**Data excerpts**
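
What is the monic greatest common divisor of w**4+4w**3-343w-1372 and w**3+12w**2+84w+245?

Euclidean algorithm in ℚ[w]:
  w**4+4w**3-343w-1372 = (w-8)(w**3+12w**2+84w+245) + (12w**2+84w+588)
  w**3+12w**2+84w+245 = ((1/12)w+5/12)(12w**2+84w+588) + (0)
Last nonzero remainder: 12w**2+84w+588. Dividing through by 12 gives the monic gcd w**2+7w+49.

w**2+7w+49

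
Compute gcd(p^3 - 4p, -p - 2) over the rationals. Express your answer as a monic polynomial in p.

Euclidean algorithm in ℚ[p]:
  p^3 - 4p = (-p^2 + 2p)(-p - 2) + (0)
Last nonzero remainder: -p - 2. Dividing through by -1 gives the monic gcd p + 2.

p + 2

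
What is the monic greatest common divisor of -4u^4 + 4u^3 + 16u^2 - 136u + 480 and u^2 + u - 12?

u^2 + u - 12

By polynomial division,
  -4u^4 + 4u^3 + 16u^2 - 136u + 480 = (-4u^2 + 8u - 40)(u^2 + u - 12) + (0)
The last nonzero remainder u^2 + u - 12 is already monic.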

**What to work on**
Nothing but an exact transcription of the records is expected.

**Response**
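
What is the monic greatest common divisor of w**4+4w**3-343w-1372 and w**3+12w**2+84w+245?

Euclidean algorithm in ℚ[w]:
  w**4+4w**3-343w-1372 = (w-8)(w**3+12w**2+84w+245) + (12w**2+84w+588)
  w**3+12w**2+84w+245 = ((1/12)w+5/12)(12w**2+84w+588) + (0)
Last nonzero remainder: 12w**2+84w+588. Dividing through by 12 gives the monic gcd w**2+7w+49.

w**2+7w+49

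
Compute gcd(p^3 - 4p, -p - 2) over the rationals. Express your answer as a monic polynomial in p.

Euclidean algorithm in ℚ[p]:
  p^3 - 4p = (-p^2 + 2p)(-p - 2) + (0)
Last nonzero remainder: -p - 2. Dividing through by -1 gives the monic gcd p + 2.

p + 2

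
What is the monic greatest common divisor of -4u^4 + 4u^3 + 16u^2 - 136u + 480 and u^2 + u - 12?

u^2 + u - 12

By polynomial division,
  -4u^4 + 4u^3 + 16u^2 - 136u + 480 = (-4u^2 + 8u - 40)(u^2 + u - 12) + (0)
The last nonzero remainder u^2 + u - 12 is already monic.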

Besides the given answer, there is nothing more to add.